§ TASK TO CARRY OUT
When you retype the listing, keep every word exactly as it appears.

§ INFORMATION SHOWN
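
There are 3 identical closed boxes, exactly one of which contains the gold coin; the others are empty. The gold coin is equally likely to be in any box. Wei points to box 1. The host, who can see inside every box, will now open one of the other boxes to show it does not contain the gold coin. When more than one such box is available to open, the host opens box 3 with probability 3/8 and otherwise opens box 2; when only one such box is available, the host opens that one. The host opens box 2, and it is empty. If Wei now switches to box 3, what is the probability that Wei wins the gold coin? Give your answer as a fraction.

Consider each possible location of the gold coin in turn.
If it is in box 1 (prior 1/3): box 3 is available but not opened, probability 5/8; weight (1/3)·(5/8) = 5/24.
If it is in box 2 (prior 1/3): the host opened box 2, so this case is ruled out; weight (1/3)·0 = 0.
If it is in box 3 (prior 1/3): only box 2 is available, probability 1; weight (1/3)·1 = 1/3.
The weights sum to 13/24.
So P(the gold coin in box 3 | the host opened box 2) = (1/3) / (13/24) = 8/13.

8/13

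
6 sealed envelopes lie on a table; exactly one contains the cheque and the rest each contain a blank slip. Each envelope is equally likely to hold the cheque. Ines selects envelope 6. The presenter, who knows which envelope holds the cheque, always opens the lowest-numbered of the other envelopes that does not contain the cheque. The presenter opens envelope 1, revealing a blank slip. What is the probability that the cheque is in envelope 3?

Consider each possible location of the cheque in turn.
If it is in envelope 1 (prior 1/6): the presenter opened envelope 1, so this case is ruled out; weight (1/6)·0 = 0.
If it is in any of envelopes 2, 3, 4, 5, and 6 (prior 1/6 each): envelope 1 is the lowest-numbered option available, probability 1; weight (1/6)·1 = 1/6 each.
The weights sum to 5/6.
So P(the cheque in envelope 3 | the presenter opened envelope 1) = (1/6) / (5/6) = 1/5.

1/5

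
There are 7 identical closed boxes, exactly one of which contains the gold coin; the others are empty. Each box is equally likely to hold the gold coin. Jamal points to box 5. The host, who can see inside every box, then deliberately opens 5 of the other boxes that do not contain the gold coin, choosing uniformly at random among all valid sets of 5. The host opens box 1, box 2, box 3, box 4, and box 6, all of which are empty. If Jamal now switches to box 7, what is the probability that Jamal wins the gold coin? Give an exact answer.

6/7

Condition on the true location of the gold coin.
If it is in any of boxes 1, 2, 3, 4, and 6 (prior 1/7 each): that box was opened and seen not to hold the prize — ruled out; weight (1/7)·0 = 0 each.
If it is in box 5 (prior 1/7): the host has 6 equally likely choices, so probability 1/6; weight (1/7)·(1/6) = 1/42.
If it is in box 7 (prior 1/7): the host has no choice, probability 1; weight (1/7)·1 = 1/7.
The weights sum to 1/6.
So P(the gold coin in box 7 | the host opened box 1, box 2, box 3, box 4, and box 6) = (1/7) / (1/6) = 6/7.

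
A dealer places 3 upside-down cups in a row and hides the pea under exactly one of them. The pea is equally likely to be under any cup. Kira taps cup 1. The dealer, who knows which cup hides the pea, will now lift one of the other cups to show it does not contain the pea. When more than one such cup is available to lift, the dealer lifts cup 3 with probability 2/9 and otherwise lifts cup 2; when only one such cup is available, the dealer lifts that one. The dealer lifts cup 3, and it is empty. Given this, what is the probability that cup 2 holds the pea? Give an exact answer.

9/11

Condition on the true location of the pea.
If it is under cup 1 (prior 1/3): cup 3 is available, opened with probability 2/9; weight (1/3)·(2/9) = 2/27.
If it is under cup 2 (prior 1/3): only cup 3 is available, probability 1; weight (1/3)·1 = 1/3.
If it is under cup 3 (prior 1/3): the dealer opened cup 3, so this case is ruled out; weight (1/3)·0 = 0.
The weights sum to 11/27.
So P(the pea under cup 2 | the dealer opened cup 3) = (1/3) / (11/27) = 9/11.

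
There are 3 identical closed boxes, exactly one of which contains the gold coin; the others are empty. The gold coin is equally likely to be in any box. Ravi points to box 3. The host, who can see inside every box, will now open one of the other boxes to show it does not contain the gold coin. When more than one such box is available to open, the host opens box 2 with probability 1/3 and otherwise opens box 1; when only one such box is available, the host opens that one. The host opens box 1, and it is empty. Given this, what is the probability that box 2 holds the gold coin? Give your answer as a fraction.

3/5

Condition on the true location of the gold coin.
If it is in box 1 (prior 1/3): the host opened box 1, so this case is ruled out; weight (1/3)·0 = 0.
If it is in box 2 (prior 1/3): only box 1 is available, probability 1; weight (1/3)·1 = 1/3.
If it is in box 3 (prior 1/3): box 2 is available but not opened, probability 2/3; weight (1/3)·(2/3) = 2/9.
The weights sum to 5/9.
So P(the gold coin in box 2 | the host opened box 1) = (1/3) / (5/9) = 3/5.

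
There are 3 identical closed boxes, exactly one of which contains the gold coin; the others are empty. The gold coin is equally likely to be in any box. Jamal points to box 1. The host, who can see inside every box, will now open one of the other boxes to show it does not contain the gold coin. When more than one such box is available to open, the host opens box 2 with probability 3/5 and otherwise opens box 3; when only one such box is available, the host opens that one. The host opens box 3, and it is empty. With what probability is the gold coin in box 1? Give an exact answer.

Apply Bayes' rule, conditioning on where the gold coin actually is.
If it is in box 1 (prior 1/3): box 2 is available but not opened, probability 2/5; weight (1/3)·(2/5) = 2/15.
If it is in box 2 (prior 1/3): only box 3 is available, probability 1; weight (1/3)·1 = 1/3.
If it is in box 3 (prior 1/3): the host opened box 3, so this case is ruled out; weight (1/3)·0 = 0.
The weights sum to 7/15.
So P(the gold coin in box 1 | the host opened box 3) = (2/15) / (7/15) = 2/7.

2/7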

§ OUTPUT OF THE TASK
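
There are 3 identical closed boxes, exactly one of which contains the gold coin; the others are empty. The gold coin is equally likely to be in any box. Wei points to box 1. The host, who can see inside every box, will now open one of the other boxes to show it does not contain the gold coin. When more than one such box is available to open, the host opens box 3 with probability 3/8 and otherwise opens box 2; when only one such box is available, the host opens that one. The host opens box 2, and it is empty. If Wei now switches to box 3, what is the probability that Wei wins the gold coin? Give your answer as a fraction.

Consider each possible location of the gold coin in turn.
If it is in box 1 (prior 1/3): box 3 is available but not opened, probability 5/8; weight (1/3)·(5/8) = 5/24.
If it is in box 2 (prior 1/3): the host opened box 2, so this case is ruled out; weight (1/3)·0 = 0.
If it is in box 3 (prior 1/3): only box 2 is available, probability 1; weight (1/3)·1 = 1/3.
The weights sum to 13/24.
So P(the gold coin in box 3 | the host opened box 2) = (1/3) / (13/24) = 8/13.

8/13

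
6 sealed envelopes lie on a table; exactly one contains the cheque and the rest each contain a blank slip. Each envelope is equally likely to hold the cheque. Ines selects envelope 6. The presenter, who knows which envelope holds the cheque, always opens the lowest-numbered of the other envelopes that does not contain the cheque. The presenter opens envelope 1, revealing a blank slip. What is the probability that the cheque is in envelope 3?

Consider each possible location of the cheque in turn.
If it is in envelope 1 (prior 1/6): the presenter opened envelope 1, so this case is ruled out; weight (1/6)·0 = 0.
If it is in any of envelopes 2, 3, 4, 5, and 6 (prior 1/6 each): envelope 1 is the lowest-numbered option available, probability 1; weight (1/6)·1 = 1/6 each.
The weights sum to 5/6.
So P(the cheque in envelope 3 | the presenter opened envelope 1) = (1/6) / (5/6) = 1/5.

1/5

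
There are 7 identical closed boxes, exactly one of which contains the gold coin; the others are empty. Each box is equally likely to hold the gold coin. Jamal points to box 5. The host, who can see inside every box, then deliberately opens 5 of the other boxes that do not contain the gold coin, choosing uniformly at random among all valid sets of 5. The host opens box 1, box 2, box 3, box 4, and box 6, all of which are empty. If Jamal now switches to box 7, what is the probability that Jamal wins the gold coin? Give an exact answer.

6/7

Condition on the true location of the gold coin.
If it is in any of boxes 1, 2, 3, 4, and 6 (prior 1/7 each): that box was opened and seen not to hold the prize — ruled out; weight (1/7)·0 = 0 each.
If it is in box 5 (prior 1/7): the host has 6 equally likely choices, so probability 1/6; weight (1/7)·(1/6) = 1/42.
If it is in box 7 (prior 1/7): the host has no choice, probability 1; weight (1/7)·1 = 1/7.
The weights sum to 1/6.
So P(the gold coin in box 7 | the host opened box 1, box 2, box 3, box 4, and box 6) = (1/7) / (1/6) = 6/7.

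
A dealer places 3 upside-down cups in a row and hides the pea under exactly one of them. The pea is equally likely to be under any cup. Kira taps cup 1. The dealer, who knows which cup hides the pea, will now lift one of the other cups to show it does not contain the pea. When more than one such cup is available to lift, the dealer lifts cup 3 with probability 2/9 and otherwise lifts cup 2; when only one such cup is available, the dealer lifts that one. The dealer lifts cup 3, and it is empty. Given this, what is the probability that cup 2 holds the pea? Give an exact answer.

9/11

Condition on the true location of the pea.
If it is under cup 1 (prior 1/3): cup 3 is available, opened with probability 2/9; weight (1/3)·(2/9) = 2/27.
If it is under cup 2 (prior 1/3): only cup 3 is available, probability 1; weight (1/3)·1 = 1/3.
If it is under cup 3 (prior 1/3): the dealer opened cup 3, so this case is ruled out; weight (1/3)·0 = 0.
The weights sum to 11/27.
So P(the pea under cup 2 | the dealer opened cup 3) = (1/3) / (11/27) = 9/11.

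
There are 3 identical closed boxes, exactly one of which contains the gold coin; the others are empty. The gold coin is equally likely to be in any box. Ravi points to box 3. The host, who can see inside every box, will now open one of the other boxes to show it does not contain the gold coin. When more than one such box is available to open, the host opens box 2 with probability 1/3 and otherwise opens box 1; when only one such box is available, the host opens that one. The host opens box 1, and it is empty. Given this, what is the probability that box 2 holds the gold coin? Give your answer as a fraction.

3/5

Condition on the true location of the gold coin.
If it is in box 1 (prior 1/3): the host opened box 1, so this case is ruled out; weight (1/3)·0 = 0.
If it is in box 2 (prior 1/3): only box 1 is available, probability 1; weight (1/3)·1 = 1/3.
If it is in box 3 (prior 1/3): box 2 is available but not opened, probability 2/3; weight (1/3)·(2/3) = 2/9.
The weights sum to 5/9.
So P(the gold coin in box 2 | the host opened box 1) = (1/3) / (5/9) = 3/5.

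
There are 3 identical closed boxes, exactly one of which contains the gold coin; the others are empty. The gold coin is equally likely to be in any box. Jamal points to box 1. The host, who can see inside every box, will now open one of the other boxes to show it does not contain the gold coin. When more than one such box is available to open, the host opens box 2 with probability 3/5 and otherwise opens box 3; when only one such box is available, the host opens that one. The host opens box 3, and it is empty. With what probability is the gold coin in box 1? Give an exact answer.

Apply Bayes' rule, conditioning on where the gold coin actually is.
If it is in box 1 (prior 1/3): box 2 is available but not opened, probability 2/5; weight (1/3)·(2/5) = 2/15.
If it is in box 2 (prior 1/3): only box 3 is available, probability 1; weight (1/3)·1 = 1/3.
If it is in box 3 (prior 1/3): the host opened box 3, so this case is ruled out; weight (1/3)·0 = 0.
The weights sum to 7/15.
So P(the gold coin in box 1 | the host opened box 3) = (2/15) / (7/15) = 2/7.

2/7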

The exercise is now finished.